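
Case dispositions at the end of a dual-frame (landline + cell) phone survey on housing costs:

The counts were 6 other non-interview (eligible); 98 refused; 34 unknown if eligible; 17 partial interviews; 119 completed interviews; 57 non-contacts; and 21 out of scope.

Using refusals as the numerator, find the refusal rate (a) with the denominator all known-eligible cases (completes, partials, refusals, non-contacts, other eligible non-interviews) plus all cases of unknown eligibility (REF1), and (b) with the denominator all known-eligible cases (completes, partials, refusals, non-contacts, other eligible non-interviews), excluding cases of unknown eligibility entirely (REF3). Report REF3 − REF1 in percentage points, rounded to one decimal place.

3.4

Numerator → 98
Denominator → 119 + 17 + 98 + 57 + 6 + 34 = 331
REF1 = 98 / 331 = 0.2961
Denominator → 119 + 17 + 98 + 57 + 6 = 297
REF3 = 98 / 297 = 0.3300
Difference = 33.00 − 29.61 = 3.39 percentage points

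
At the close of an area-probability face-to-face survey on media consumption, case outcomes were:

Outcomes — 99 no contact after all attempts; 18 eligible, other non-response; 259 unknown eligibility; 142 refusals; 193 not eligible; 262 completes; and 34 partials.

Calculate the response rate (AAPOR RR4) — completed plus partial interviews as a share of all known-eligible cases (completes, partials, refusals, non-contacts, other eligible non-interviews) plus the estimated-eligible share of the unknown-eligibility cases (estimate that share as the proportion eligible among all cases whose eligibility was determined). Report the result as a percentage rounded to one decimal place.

39.6%

Top: 262 + 34 = 296
Known eligible: 262 + 34 + 142 + 99 + 18 = 555
e = 555 / (555 + 193) = 555 / 748 = 0.7420
Eligible share of unknowns: 0.7420 × 259 = 192.18
Denominator: 555 + 192.18 = 747.18
RR4 = 296 / 747.18 = 0.3962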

────────────────

What is being asked:
Using the data above, restate every record word for word.

Response for this exercise:
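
Case dispositions at the end of a dual-frame (landline + cell) phone survey on housing costs:

The counts were 6 other non-interview (eligible); 98 refused; 34 unknown if eligible; 17 partial interviews; 119 completed interviews; 57 non-contacts; and 21 out of scope.

Using refusals as the numerator, find the refusal rate (a) with the denominator all known-eligible cases (completes, partials, refusals, non-contacts, other eligible non-interviews) plus all cases of unknown eligibility (REF1), and (b) with the denominator all known-eligible cases (completes, partials, refusals, non-contacts, other eligible non-interviews), excluding cases of unknown eligibility entirely (REF3). Report REF3 − REF1 in percentage points, rounded to one decimal place.

3.4

Numerator → 98
Denominator → 119 + 17 + 98 + 57 + 6 + 34 = 331
REF1 = 98 / 331 = 0.2961
Denominator → 119 + 17 + 98 + 57 + 6 = 297
REF3 = 98 / 297 = 0.3300
Difference = 33.00 − 29.61 = 3.39 percentage points

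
At the close of an area-probability face-to-face survey on media consumption, case outcomes were:

Outcomes — 99 no contact after all attempts; 18 eligible, other non-response; 259 unknown eligibility; 142 refusals; 193 not eligible; 262 completes; and 34 partials.

Calculate the response rate (AAPOR RR4) — completed plus partial interviews as a share of all known-eligible cases (completes, partials, refusals, non-contacts, other eligible non-interviews) plus the estimated-eligible share of the unknown-eligibility cases (estimate that share as the proportion eligible among all cases whose eligibility was determined). Report the result as a percentage rounded to one decimal place.

39.6%

Top: 262 + 34 = 296
Known eligible: 262 + 34 + 142 + 99 + 18 = 555
e = 555 / (555 + 193) = 555 / 748 = 0.7420
Eligible share of unknowns: 0.7420 × 259 = 192.18
Denominator: 555 + 192.18 = 747.18
RR4 = 296 / 747.18 = 0.3962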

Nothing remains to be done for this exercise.